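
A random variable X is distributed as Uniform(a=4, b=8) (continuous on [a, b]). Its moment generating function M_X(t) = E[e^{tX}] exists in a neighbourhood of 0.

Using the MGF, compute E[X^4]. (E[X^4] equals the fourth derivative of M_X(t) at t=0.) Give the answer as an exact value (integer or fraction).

E[X^4] = D^4[M](0) = 7936/5

M_X(t) = (e^(8*t) - e^(4*t))/(4*t)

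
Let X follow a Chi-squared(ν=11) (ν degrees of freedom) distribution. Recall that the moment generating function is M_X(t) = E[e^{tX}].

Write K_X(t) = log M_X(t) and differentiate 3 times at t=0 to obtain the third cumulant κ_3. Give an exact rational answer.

κ_3 = D^3[K](0) = 88

M_X(t) = (1 - 2*t)^(-11/2)
K_X(t) = log M_X(t) = -11*log(1 - 2*t)/2
D^3[K](t) = -88/(8*t^3 - 12*t^2 + 6*t - 1)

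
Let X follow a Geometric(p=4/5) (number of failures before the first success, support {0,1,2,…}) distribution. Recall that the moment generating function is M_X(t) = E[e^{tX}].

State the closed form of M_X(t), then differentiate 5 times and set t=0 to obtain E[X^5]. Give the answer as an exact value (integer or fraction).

E[X^5] = M′′′′′(0) = 707/128

M_X(t) = 4/(5*(1 - e^(t)/5))
M′(t) = 4*e^(t)/(e^(2*t) - 10*e^(t) + 25)
M′′(t) = (-4*e^(2*t) - 20*e^(t))/(e^(3*t) - 15*e^(2*t) + 75*e^(t) - 125)
M′′′(t) = (4*e^(3*t) + 80*e^(2*t) + 100*e^(t))/(e^(4*t) - 20*e^(3*t) + 150*e^(2*t) - 500*e^(t) + 625)
M′′′′(t) = (-4*e^(4*t) - 220*e^(3*t) - 1100*e^(2*t) - 500*e^(t))/(e^(5*t) - 25*e^(4*t) + 250*e^(3*t) - 1250*e^(2*t) + 3125*e^(t) - 3125)
M′′′′′(t) = (4*e^(5*t) + 520*e^(4*t) + 6600*e^(3*t) + 13000*e^(2*t) + 2500*e^(t))/(e^(6*t) - 30*e^(5*t) + 375*e^(4*t) - 2500*e^(3*t) + 9375*e^(2*t) - 18750*e^(t) + 15625)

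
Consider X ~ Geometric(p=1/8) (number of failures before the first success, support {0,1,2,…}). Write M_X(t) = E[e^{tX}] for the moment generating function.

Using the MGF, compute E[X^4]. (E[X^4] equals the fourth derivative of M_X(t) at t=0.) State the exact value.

M_X(t) = 1/(8*(1 - 7*e^(t)/8))
dM/dt = 7*e^(t)/(49*e^(2*t) - 112*e^(t) + 64)
d^2M/dt^2 = (-49*e^(2*t) - 56*e^(t))/(343*e^(3*t) - 1176*e^(2*t) + 1344*e^(t) - 512)
d^3M/dt^3 = (343*e^(3*t) + 1568*e^(2*t) + 448*e^(t))/(2401*e^(4*t) - 10976*e^(3*t) + 18816*e^(2*t) - 14336*e^(t) + 4096)
d^4M/dt^4 = (-2401*e^(4*t) - 30184*e^(3*t) - 34496*e^(2*t) - 3584*e^(t))/(16807*e^(5*t) - 96040*e^(4*t) + 219520*e^(3*t) - 250880*e^(2*t) + 143360*e^(t) - 32768)

E[X^4] = d^4M/dt^4 |_{t=0} = 70665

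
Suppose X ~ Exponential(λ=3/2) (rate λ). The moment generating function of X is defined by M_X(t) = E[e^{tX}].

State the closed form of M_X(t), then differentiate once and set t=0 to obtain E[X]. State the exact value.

E[X] = D[M](0) = 2/3

M_X(t) = 3/(2*(3/2 - t))
D[M](t) = 6/(4*t^2 - 12*t + 9)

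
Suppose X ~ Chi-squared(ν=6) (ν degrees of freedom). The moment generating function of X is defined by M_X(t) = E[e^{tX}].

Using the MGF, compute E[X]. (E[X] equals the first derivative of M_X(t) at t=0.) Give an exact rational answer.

E[X] = M′(0) = 6

M_X(t) = (1 - 2*t)^(-3)
M′(t) = 6/(16*t^4 - 32*t^3 + 24*t^2 - 8*t + 1)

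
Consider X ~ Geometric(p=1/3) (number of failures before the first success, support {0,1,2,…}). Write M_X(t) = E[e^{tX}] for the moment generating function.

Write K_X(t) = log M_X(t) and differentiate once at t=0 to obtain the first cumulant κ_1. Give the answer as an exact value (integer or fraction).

κ_1 = K^(1)(0) = 2

M_X(t) = 1/(3*(1 - 2*e^(t)/3))
K_X(t) = log M_X(t) = -log(1 - 2*e^(t)/3) - log(3)
K^(1)(t) = -2*e^(t)/(2*e^(t) - 3)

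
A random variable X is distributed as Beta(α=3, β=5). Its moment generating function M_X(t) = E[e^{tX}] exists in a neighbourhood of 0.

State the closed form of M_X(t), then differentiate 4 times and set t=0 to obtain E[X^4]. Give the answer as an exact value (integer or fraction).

M_X(t) = ₁F₁(3; 8; t)
D^4[M](t) = ₁F₁(7; 12; t)/22

E[X^4] = D^4[M](0) = 1/22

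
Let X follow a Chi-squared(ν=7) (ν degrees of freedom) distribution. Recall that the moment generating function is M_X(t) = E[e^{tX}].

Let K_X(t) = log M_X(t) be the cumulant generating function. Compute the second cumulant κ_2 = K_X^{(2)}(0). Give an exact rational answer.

M_X(t) = (1 - 2*t)^(-7/2)
K_X(t) = log M_X(t) = -7*log(1 - 2*t)/2
dK/dt = -7/(2*t - 1)
d^2K/dt^2 = 14/(4*t^2 - 4*t + 1)

κ_2 = d^2K/dt^2 |_{t=0} = 14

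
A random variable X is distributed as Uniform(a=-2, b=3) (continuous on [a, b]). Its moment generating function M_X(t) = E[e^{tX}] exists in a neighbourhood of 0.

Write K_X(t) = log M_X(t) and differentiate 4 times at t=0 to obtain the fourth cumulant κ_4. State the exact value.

κ_4 = K^(4)(0) = -125/24

M_X(t) = (e^(3*t) - e^(-2*t))/(5*t)
K_X(t) = log M_X(t) = -log(t) + log(e^(3*t) - e^(-2*t)) - log(5)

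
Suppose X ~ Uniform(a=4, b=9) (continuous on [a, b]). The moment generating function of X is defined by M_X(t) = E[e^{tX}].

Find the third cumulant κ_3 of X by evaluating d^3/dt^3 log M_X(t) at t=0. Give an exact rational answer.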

★ ★ ★ ★ ★ ★ ★

Required action – Using the data above, reproduce exactly the lines between those holding "t=0.) Give the" and "Let X follow a Chi-squared(ν=11)", inclusive, and no others.

Response box –
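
Using the MGF, compute E[X^4]. (E[X^4] equals the fourth derivative of M_X(t) at t=0.) Give the answer as an exact value (integer or fraction).

E[X^4] = D^4[M](0) = 7936/5

M_X(t) = (e^(8*t) - e^(4*t))/(4*t)

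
Let X follow a Chi-squared(ν=11) (ν degrees of freedom) distribution. Recall that the moment generating function is M_X(t) = E[e^{tX}].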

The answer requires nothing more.